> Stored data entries
=-=-=-=-=

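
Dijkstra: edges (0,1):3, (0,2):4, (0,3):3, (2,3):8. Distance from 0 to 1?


Dijkstra from 0:
Distances: {0: 0, 1: 3, 2: 4, 3: 3}
Shortest distance to 1 = 3, path = [0, 1]


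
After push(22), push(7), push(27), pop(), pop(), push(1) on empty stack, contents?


push(22) -> [22]
push(7) -> [22, 7]
push(27) -> [22, 7, 27]
pop() returns 27 -> [22, 7]
pop() returns 7 -> [22]
push(1) -> [22, 1]
Final stack (bottom to top): [22, 1]


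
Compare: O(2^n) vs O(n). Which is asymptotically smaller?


linear grows slower than exponential
O(n) is asymptotically smaller; O(2^n) grows faster


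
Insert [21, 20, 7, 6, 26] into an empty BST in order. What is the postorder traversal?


Root = 21; build tree by BST insertion.
Postorder traversal: [6, 7, 20, 26, 21]


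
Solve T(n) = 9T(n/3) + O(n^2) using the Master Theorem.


a=9, b=3, c=2. log_3(9)=2 = c=2. Case 2: O(n^c log n) = O(n^2 log n)
Complexity: O(n^2 log n)


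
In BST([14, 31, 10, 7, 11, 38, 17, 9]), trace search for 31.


BST root = 14
Search for 31: compare at each node
Path: [14, 31]


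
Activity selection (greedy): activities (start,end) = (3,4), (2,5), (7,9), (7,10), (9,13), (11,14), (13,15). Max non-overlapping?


Greedy: pick earliest-ending, then skip overlaps.
Selected (4 activities): [(3, 4), (7, 9), (9, 13), (13, 15)]


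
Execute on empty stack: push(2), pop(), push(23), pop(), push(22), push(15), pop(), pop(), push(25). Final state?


push(2) -> [2]
pop() returns 2 -> []
push(23) -> [23]
pop() returns 23 -> []
push(22) -> [22]
push(15) -> [22, 15]
pop() returns 15 -> [22]
pop() returns 22 -> []
push(25) -> [25]
Final stack (bottom to top): [25]


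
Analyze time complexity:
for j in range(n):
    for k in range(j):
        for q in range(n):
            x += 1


Per nesting level: O(n) * O(n) [triangular over j] * O(n) = O(n^3)
Complexity: O(n^3)


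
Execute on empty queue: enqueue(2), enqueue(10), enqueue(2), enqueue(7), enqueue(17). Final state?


enqueue(2) -> [2]
enqueue(10) -> [2, 10]
enqueue(2) -> [2, 10, 2]
enqueue(7) -> [2, 10, 2, 7]
enqueue(17) -> [2, 10, 2, 7, 17]
Final queue (front to back): [2, 10, 2, 7, 17]


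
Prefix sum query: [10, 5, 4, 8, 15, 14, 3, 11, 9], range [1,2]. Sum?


Prefix sums: [0, 10, 15, 19, 27, 42, 56, 59, 70, 79]
Sum[1..2] = prefix[3] - prefix[1] = 19 - 10 = 9


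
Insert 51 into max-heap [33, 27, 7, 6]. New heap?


Append 51: [33, 27, 7, 6, 51]
Bubble up: swap idx 4(51) with idx 1(27); swap idx 1(51) with idx 0(33)
Result: [51, 33, 7, 6, 27]


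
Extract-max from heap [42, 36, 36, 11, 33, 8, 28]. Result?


Max = 42
Replace root with last, heapify down
Resulting heap: [36, 33, 36, 11, 28, 8]


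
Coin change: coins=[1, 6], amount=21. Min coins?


dp[0]=0; dp[i]=1+min(dp[i-c] for c in coins)
...dp[16]=6, dp[17]=7, dp[18]=3, dp[19]=4, dp[20]=5, dp[21]=6
Minimum coins for 21 = 6


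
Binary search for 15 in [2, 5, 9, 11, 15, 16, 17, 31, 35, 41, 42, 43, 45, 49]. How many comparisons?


Search for 15:
[0,13] mid=6 arr[6]=17
[0,5] mid=2 arr[2]=9
[3,5] mid=4 arr[4]=15
Total: 3 comparisons


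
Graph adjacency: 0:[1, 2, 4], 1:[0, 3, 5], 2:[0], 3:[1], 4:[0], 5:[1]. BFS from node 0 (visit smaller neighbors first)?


BFS queue: start with [0]
Visit order: [0, 1, 2, 4, 3, 5]


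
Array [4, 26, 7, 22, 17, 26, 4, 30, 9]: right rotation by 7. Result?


Right rotate by 7: [7, 22, 17, 26, 4, 30, 9, 4, 26]


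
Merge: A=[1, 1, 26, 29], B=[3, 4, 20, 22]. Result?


Compare heads, take smaller each step.
Merged: [1, 1, 3, 4, 20, 22, 26, 29]


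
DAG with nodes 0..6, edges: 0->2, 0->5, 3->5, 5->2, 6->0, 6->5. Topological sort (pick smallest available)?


Kahn's algorithm, process smallest node first
Order: [1, 3, 4, 6, 0, 5, 2]


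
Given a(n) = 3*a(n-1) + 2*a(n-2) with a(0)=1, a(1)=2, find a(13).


Build bottom-up:
...a(11)=726628, a(12)=2587924, a(13)=3*2587924+2*726628=9217028


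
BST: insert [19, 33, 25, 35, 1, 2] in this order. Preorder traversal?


Root = 19; build tree by BST insertion.
Preorder traversal: [19, 1, 2, 33, 25, 35]


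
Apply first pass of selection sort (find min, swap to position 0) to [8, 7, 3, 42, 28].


After one pass: [3, 7, 8, 42, 28]


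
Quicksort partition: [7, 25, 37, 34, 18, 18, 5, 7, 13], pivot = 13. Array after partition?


Elements <= 13 go left of pivot.
Result: [7, 5, 7, 13, 18, 18, 25, 37, 34], pivot at index 3


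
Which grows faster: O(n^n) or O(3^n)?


exponential (base 3) grows slower than n^n
O(3^n) is asymptotically smaller; O(n^n) grows faster


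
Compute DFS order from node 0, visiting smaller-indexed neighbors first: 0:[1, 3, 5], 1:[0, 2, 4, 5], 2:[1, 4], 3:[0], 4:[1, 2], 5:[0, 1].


DFS stack-based: start with [0]
Visit order: [0, 1, 2, 4, 5, 3]


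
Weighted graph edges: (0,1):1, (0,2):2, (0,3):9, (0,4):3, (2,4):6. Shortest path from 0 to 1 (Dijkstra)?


Dijkstra from 0:
Distances: {0: 0, 1: 1, 2: 2, 3: 9, 4: 3}
Shortest distance to 1 = 1, path = [0, 1]


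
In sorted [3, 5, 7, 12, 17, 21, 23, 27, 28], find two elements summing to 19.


Two pointers: lo=0, hi=8
Found pair: (7, 12) summing to 19


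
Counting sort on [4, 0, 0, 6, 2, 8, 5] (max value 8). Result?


Count array: [2, 0, 1, 0, 1, 1, 1, 0, 1]
Reconstruct: [0, 0, 2, 4, 5, 6, 8]


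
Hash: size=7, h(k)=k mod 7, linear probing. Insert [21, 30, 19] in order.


Insertions: 21->slot 0; 30->slot 2; 19->slot 5
Table: [21, None, 30, None, None, 19, None]


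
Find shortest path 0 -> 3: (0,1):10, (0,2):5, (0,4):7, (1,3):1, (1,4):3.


Dijkstra from 0:
Distances: {0: 0, 1: 10, 2: 5, 3: 11, 4: 7}
Shortest distance to 3 = 11, path = [0, 1, 3]


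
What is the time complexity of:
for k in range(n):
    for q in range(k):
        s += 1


Per nesting level: O(n) * O(n) [triangular over k] = O(n^2)
Complexity: O(n^2)


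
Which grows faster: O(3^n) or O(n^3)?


cubic grows slower than exponential (base 3)
O(n^3) is asymptotically smaller; O(3^n) grows faster


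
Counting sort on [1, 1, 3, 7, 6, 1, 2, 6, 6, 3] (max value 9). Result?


Count array: [0, 3, 1, 2, 0, 0, 3, 1, 0, 0]
Reconstruct: [1, 1, 1, 2, 3, 3, 6, 6, 6, 7]


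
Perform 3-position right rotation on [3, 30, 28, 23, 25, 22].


Right rotate by 3: [23, 25, 22, 3, 30, 28]


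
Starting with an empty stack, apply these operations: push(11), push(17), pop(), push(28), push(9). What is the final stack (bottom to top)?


push(11) -> [11]
push(17) -> [11, 17]
pop() returns 17 -> [11]
push(28) -> [11, 28]
push(9) -> [11, 28, 9]
Final stack (bottom to top): [11, 28, 9]


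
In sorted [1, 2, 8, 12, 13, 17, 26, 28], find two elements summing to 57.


Two pointers: lo=0, hi=7
No pair sums to 57


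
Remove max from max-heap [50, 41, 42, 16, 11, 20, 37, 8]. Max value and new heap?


Max = 50
Replace root with last, heapify down
Resulting heap: [42, 41, 37, 16, 11, 20, 8]


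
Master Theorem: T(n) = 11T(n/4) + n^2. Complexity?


a=11, b=4, c=2. log_4(11)=1.730 < c=2. Case 3: O(n^c) = O(n^2)
Complexity: O(n^2)


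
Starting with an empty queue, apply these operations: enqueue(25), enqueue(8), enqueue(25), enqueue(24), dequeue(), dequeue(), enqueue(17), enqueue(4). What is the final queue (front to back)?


enqueue(25) -> [25]
enqueue(8) -> [25, 8]
enqueue(25) -> [25, 8, 25]
enqueue(24) -> [25, 8, 25, 24]
dequeue() returns 25 -> [8, 25, 24]
dequeue() returns 8 -> [25, 24]
enqueue(17) -> [25, 24, 17]
enqueue(4) -> [25, 24, 17, 4]
Final queue (front to back): [25, 24, 17, 4]


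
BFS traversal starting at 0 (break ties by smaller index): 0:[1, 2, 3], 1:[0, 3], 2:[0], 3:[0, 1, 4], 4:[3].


BFS queue: start with [0]
Visit order: [0, 1, 2, 3, 4]


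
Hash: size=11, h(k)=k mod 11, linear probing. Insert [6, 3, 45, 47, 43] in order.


Insertions: 6->slot 6; 3->slot 3; 45->slot 1; 47->slot 4; 43->slot 10
Table: [None, 45, None, 3, 47, None, 6, None, None, None, 43]


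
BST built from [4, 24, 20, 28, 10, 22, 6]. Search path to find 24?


BST root = 4
Search for 24: compare at each node
Path: [4, 24]


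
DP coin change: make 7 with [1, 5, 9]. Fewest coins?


dp[0]=0; dp[i]=1+min(dp[i-c] for c in coins)
...dp[2]=2, dp[3]=3, dp[4]=4, dp[5]=1, dp[6]=2, dp[7]=3
Minimum coins for 7 = 3


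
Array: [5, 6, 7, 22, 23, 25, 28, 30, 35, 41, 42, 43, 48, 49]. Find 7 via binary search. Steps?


Search for 7:
[0,13] mid=6 arr[6]=28
[0,5] mid=2 arr[2]=7
Total: 2 comparisons


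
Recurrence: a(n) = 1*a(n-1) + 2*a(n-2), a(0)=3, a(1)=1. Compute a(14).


Build bottom-up:
...a(12)=5463, a(13)=10921, a(14)=1*10921+2*5463=21847


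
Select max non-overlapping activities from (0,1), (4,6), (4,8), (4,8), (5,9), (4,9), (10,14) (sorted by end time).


Greedy: pick earliest-ending, then skip overlaps.
Selected (3 activities): [(0, 1), (4, 6), (10, 14)]


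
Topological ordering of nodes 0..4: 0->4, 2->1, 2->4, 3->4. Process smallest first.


Kahn's algorithm, process smallest node first
Order: [0, 2, 1, 3, 4]


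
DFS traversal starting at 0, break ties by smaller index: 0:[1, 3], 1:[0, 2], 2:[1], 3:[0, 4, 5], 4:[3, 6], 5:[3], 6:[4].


DFS stack-based: start with [0]
Visit order: [0, 1, 2, 3, 4, 6, 5]


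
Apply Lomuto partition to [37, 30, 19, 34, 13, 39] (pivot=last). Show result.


Elements <= 39 go left of pivot.
Result: [37, 30, 19, 34, 13, 39], pivot at index 5


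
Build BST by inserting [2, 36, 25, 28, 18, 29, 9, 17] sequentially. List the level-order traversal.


Root = 2; build tree by BST insertion.
Level-Order traversal: [2, 36, 25, 18, 28, 9, 29, 17]


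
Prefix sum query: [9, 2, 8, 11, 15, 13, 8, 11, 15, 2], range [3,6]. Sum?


Prefix sums: [0, 9, 11, 19, 30, 45, 58, 66, 77, 92, 94]
Sum[3..6] = prefix[7] - prefix[3] = 66 - 19 = 47


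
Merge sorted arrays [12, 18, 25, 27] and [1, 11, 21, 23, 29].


Compare heads, take smaller each step.
Merged: [1, 11, 12, 18, 21, 23, 25, 27, 29]


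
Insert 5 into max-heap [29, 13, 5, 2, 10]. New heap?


Append 5: [29, 13, 5, 2, 10, 5]
Bubble up: no swaps needed
Result: [29, 13, 5, 2, 10, 5]


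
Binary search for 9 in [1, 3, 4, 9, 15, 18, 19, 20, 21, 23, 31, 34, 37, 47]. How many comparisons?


Search for 9:
[0,13] mid=6 arr[6]=19
[0,5] mid=2 arr[2]=4
[3,5] mid=4 arr[4]=15
[3,3] mid=3 arr[3]=9
Total: 4 comparisons


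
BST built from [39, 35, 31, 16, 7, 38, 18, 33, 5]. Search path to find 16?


BST root = 39
Search for 16: compare at each node
Path: [39, 35, 31, 16]


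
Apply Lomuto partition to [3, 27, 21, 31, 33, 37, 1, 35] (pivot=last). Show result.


Elements <= 35 go left of pivot.
Result: [3, 27, 21, 31, 33, 1, 35, 37], pivot at index 6


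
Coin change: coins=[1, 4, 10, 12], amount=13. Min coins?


dp[0]=0; dp[i]=1+min(dp[i-c] for c in coins)
...dp[8]=2, dp[9]=3, dp[10]=1, dp[11]=2, dp[12]=1, dp[13]=2
Minimum coins for 13 = 2


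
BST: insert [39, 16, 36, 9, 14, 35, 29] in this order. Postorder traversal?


Root = 39; build tree by BST insertion.
Postorder traversal: [14, 9, 29, 35, 36, 16, 39]


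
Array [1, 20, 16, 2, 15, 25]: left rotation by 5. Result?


Left rotate by 5: [25, 1, 20, 16, 2, 15]


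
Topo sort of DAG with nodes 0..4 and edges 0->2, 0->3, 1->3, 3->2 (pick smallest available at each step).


Kahn's algorithm, process smallest node first
Order: [0, 1, 3, 2, 4]


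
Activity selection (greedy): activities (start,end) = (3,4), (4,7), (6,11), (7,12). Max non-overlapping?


Greedy: pick earliest-ending, then skip overlaps.
Selected (3 activities): [(3, 4), (4, 7), (7, 12)]


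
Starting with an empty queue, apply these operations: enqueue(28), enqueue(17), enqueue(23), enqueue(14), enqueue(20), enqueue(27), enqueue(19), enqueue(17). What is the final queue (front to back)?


enqueue(28) -> [28]
enqueue(17) -> [28, 17]
enqueue(23) -> [28, 17, 23]
enqueue(14) -> [28, 17, 23, 14]
enqueue(20) -> [28, 17, 23, 14, 20]
enqueue(27) -> [28, 17, 23, 14, 20, 27]
enqueue(19) -> [28, 17, 23, 14, 20, 27, 19]
enqueue(17) -> [28, 17, 23, 14, 20, 27, 19, 17]
Final queue (front to back): [28, 17, 23, 14, 20, 27, 19, 17]


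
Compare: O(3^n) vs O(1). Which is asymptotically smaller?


constant grows slower than exponential (base 3)
O(1) is asymptotically smaller; O(3^n) grows faster


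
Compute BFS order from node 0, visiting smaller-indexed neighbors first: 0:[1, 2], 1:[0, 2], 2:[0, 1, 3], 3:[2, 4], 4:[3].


BFS queue: start with [0]
Visit order: [0, 1, 2, 3, 4]


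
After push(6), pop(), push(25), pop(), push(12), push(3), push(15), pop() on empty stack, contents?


push(6) -> [6]
pop() returns 6 -> []
push(25) -> [25]
pop() returns 25 -> []
push(12) -> [12]
push(3) -> [12, 3]
push(15) -> [12, 3, 15]
pop() returns 15 -> [12, 3]
Final stack (bottom to top): [12, 3]


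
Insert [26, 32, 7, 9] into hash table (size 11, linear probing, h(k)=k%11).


Insertions: 26->slot 4; 32->slot 10; 7->slot 7; 9->slot 9
Table: [None, None, None, None, 26, None, None, 7, None, 9, 32]


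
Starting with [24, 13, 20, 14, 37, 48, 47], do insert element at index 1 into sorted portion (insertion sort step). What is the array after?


After one pass: [13, 24, 20, 14, 37, 48, 47]


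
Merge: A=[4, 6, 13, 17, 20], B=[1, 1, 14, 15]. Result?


Compare heads, take smaller each step.
Merged: [1, 1, 4, 6, 13, 14, 15, 17, 20]


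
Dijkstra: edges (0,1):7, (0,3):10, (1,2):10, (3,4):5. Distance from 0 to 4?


Dijkstra from 0:
Distances: {0: 0, 1: 7, 2: 17, 3: 10, 4: 15}
Shortest distance to 4 = 15, path = [0, 3, 4]


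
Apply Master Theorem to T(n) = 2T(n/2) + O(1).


a=2, b=2, c=0. log_2(2)=1 > c=0. Case 1: O(n^log_b(a)) = O(n)
Complexity: O(n)


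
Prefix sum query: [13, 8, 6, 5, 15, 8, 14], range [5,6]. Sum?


Prefix sums: [0, 13, 21, 27, 32, 47, 55, 69]
Sum[5..6] = prefix[7] - prefix[5] = 69 - 47 = 22


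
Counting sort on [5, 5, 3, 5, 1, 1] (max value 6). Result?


Count array: [0, 2, 0, 1, 0, 3, 0]
Reconstruct: [1, 1, 3, 5, 5, 5]


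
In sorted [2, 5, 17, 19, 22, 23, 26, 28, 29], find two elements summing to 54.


Two pointers: lo=0, hi=8
Found pair: (26, 28) summing to 54


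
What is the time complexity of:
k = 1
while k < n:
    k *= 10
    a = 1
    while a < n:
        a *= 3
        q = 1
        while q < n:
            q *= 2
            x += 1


Per nesting level: O(log n) * O(log n) * O(log n) = O((log n)^3)
Complexity: O((log n)^3)


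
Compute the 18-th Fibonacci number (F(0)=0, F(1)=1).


F(n)=F(n-1)+F(n-2)
...F(16)=987, F(17)=1597, F(18)=2584


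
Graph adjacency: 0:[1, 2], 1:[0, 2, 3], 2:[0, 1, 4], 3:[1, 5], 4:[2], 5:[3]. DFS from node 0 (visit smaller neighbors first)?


DFS stack-based: start with [0]
Visit order: [0, 1, 2, 4, 3, 5]


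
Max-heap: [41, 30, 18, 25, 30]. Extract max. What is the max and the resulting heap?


Max = 41
Replace root with last, heapify down
Resulting heap: [30, 30, 18, 25]


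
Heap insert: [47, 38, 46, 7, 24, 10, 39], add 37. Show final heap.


Append 37: [47, 38, 46, 7, 24, 10, 39, 37]
Bubble up: swap idx 7(37) with idx 3(7)
Result: [47, 38, 46, 37, 24, 10, 39, 7]


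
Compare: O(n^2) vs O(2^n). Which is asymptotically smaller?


quadratic grows slower than exponential
O(n^2) is asymptotically smaller; O(2^n) grows faster


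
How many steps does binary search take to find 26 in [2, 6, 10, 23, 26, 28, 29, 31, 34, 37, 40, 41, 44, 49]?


Search for 26:
[0,13] mid=6 arr[6]=29
[0,5] mid=2 arr[2]=10
[3,5] mid=4 arr[4]=26
Total: 3 comparisons


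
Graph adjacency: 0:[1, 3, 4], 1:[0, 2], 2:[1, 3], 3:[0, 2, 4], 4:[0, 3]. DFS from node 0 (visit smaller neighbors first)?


DFS stack-based: start with [0]
Visit order: [0, 1, 2, 3, 4]


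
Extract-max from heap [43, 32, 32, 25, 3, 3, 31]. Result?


Max = 43
Replace root with last, heapify down
Resulting heap: [32, 31, 32, 25, 3, 3]


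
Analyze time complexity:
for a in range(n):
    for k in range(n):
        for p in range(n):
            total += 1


Per nesting level: O(n) * O(n) * O(n) = O(n^3)
Complexity: O(n^3)


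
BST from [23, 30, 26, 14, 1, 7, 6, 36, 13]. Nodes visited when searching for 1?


BST root = 23
Search for 1: compare at each node
Path: [23, 14, 1]


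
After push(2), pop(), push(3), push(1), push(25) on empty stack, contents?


push(2) -> [2]
pop() returns 2 -> []
push(3) -> [3]
push(1) -> [3, 1]
push(25) -> [3, 1, 25]
Final stack (bottom to top): [3, 1, 25]


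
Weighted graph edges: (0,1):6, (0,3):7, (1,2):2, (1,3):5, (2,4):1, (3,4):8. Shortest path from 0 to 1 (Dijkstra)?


Dijkstra from 0:
Distances: {0: 0, 1: 6, 2: 8, 3: 7, 4: 9}
Shortest distance to 1 = 6, path = [0, 1]


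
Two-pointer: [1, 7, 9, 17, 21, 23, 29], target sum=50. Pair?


Two pointers: lo=0, hi=6
Found pair: (21, 29) summing to 50


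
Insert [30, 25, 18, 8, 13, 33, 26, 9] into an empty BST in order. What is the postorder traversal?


Root = 30; build tree by BST insertion.
Postorder traversal: [9, 13, 8, 18, 26, 25, 33, 30]


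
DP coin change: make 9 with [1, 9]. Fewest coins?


dp[0]=0; dp[i]=1+min(dp[i-c] for c in coins)
...dp[4]=4, dp[5]=5, dp[6]=6, dp[7]=7, dp[8]=8, dp[9]=1
Minimum coins for 9 = 1


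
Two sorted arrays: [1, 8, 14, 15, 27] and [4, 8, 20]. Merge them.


Compare heads, take smaller each step.
Merged: [1, 4, 8, 8, 14, 15, 20, 27]


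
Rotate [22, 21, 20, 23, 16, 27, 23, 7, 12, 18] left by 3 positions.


Left rotate by 3: [23, 16, 27, 23, 7, 12, 18, 22, 21, 20]


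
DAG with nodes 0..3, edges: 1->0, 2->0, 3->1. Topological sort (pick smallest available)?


Kahn's algorithm, process smallest node first
Order: [2, 3, 1, 0]


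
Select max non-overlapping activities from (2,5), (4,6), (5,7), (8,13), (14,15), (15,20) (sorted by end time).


Greedy: pick earliest-ending, then skip overlaps.
Selected (5 activities): [(2, 5), (5, 7), (8, 13), (14, 15), (15, 20)]


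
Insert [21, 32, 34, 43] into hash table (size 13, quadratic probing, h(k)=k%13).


Insertions: 21->slot 8; 32->slot 6; 34->slot 9; 43->slot 4
Table: [None, None, None, None, 43, None, 32, None, 21, 34, None, None, None]


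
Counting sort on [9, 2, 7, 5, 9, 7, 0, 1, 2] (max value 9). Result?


Count array: [1, 1, 2, 0, 0, 1, 0, 2, 0, 2]
Reconstruct: [0, 1, 2, 2, 5, 7, 7, 9, 9]


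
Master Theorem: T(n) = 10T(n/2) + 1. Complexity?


a=10, b=2, c=0. log_2(10)=3.322 > c=0. Case 1: O(n^log_b(a)) = O(n^3.322)
Complexity: O(n^3.322)


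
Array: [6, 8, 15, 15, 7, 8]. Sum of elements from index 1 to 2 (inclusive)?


Prefix sums: [0, 6, 14, 29, 44, 51, 59]
Sum[1..2] = prefix[3] - prefix[1] = 29 - 6 = 23


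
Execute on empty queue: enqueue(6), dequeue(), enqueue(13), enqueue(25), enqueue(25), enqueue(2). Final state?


enqueue(6) -> [6]
dequeue() returns 6 -> []
enqueue(13) -> [13]
enqueue(25) -> [13, 25]
enqueue(25) -> [13, 25, 25]
enqueue(2) -> [13, 25, 25, 2]
Final queue (front to back): [13, 25, 25, 2]


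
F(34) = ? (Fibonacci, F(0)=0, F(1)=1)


F(n)=F(n-1)+F(n-2)
...F(32)=2178309, F(33)=3524578, F(34)=5702887


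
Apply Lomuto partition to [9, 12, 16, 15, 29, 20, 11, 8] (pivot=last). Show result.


Elements <= 8 go left of pivot.
Result: [8, 12, 16, 15, 29, 20, 11, 9], pivot at index 0


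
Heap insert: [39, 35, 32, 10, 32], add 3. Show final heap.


Append 3: [39, 35, 32, 10, 32, 3]
Bubble up: no swaps needed
Result: [39, 35, 32, 10, 32, 3]


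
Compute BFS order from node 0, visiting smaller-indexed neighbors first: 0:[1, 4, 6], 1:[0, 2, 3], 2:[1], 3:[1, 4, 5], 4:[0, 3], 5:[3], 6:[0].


BFS queue: start with [0]
Visit order: [0, 1, 4, 6, 2, 3, 5]


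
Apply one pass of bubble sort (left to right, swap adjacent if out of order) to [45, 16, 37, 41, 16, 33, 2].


After one pass: [16, 37, 41, 16, 33, 2, 45]


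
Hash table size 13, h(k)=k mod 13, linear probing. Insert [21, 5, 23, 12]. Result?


Insertions: 21->slot 8; 5->slot 5; 23->slot 10; 12->slot 12
Table: [None, None, None, None, None, 5, None, None, 21, None, 23, None, 12]


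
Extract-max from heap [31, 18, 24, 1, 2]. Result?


Max = 31
Replace root with last, heapify down
Resulting heap: [24, 18, 2, 1]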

=-=-=-=-=

> What the task requires
Write down only the closing run of lines: the one containing "Apply one pass" and every line after it to the end of the entries, exactly.

> Response for this exercise
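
Apply one pass of bubble sort (left to right, swap adjacent if out of order) to [45, 16, 37, 41, 16, 33, 2].


After one pass: [16, 37, 41, 16, 33, 2, 45]


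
Hash table size 13, h(k)=k mod 13, linear probing. Insert [21, 5, 23, 12]. Result?


Insertions: 21->slot 8; 5->slot 5; 23->slot 10; 12->slot 12
Table: [None, None, None, None, None, 5, None, None, 21, None, 23, None, 12]


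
Extract-max from heap [31, 18, 24, 1, 2]. Result?


Max = 31
Replace root with last, heapify down
Resulting heap: [24, 18, 2, 1]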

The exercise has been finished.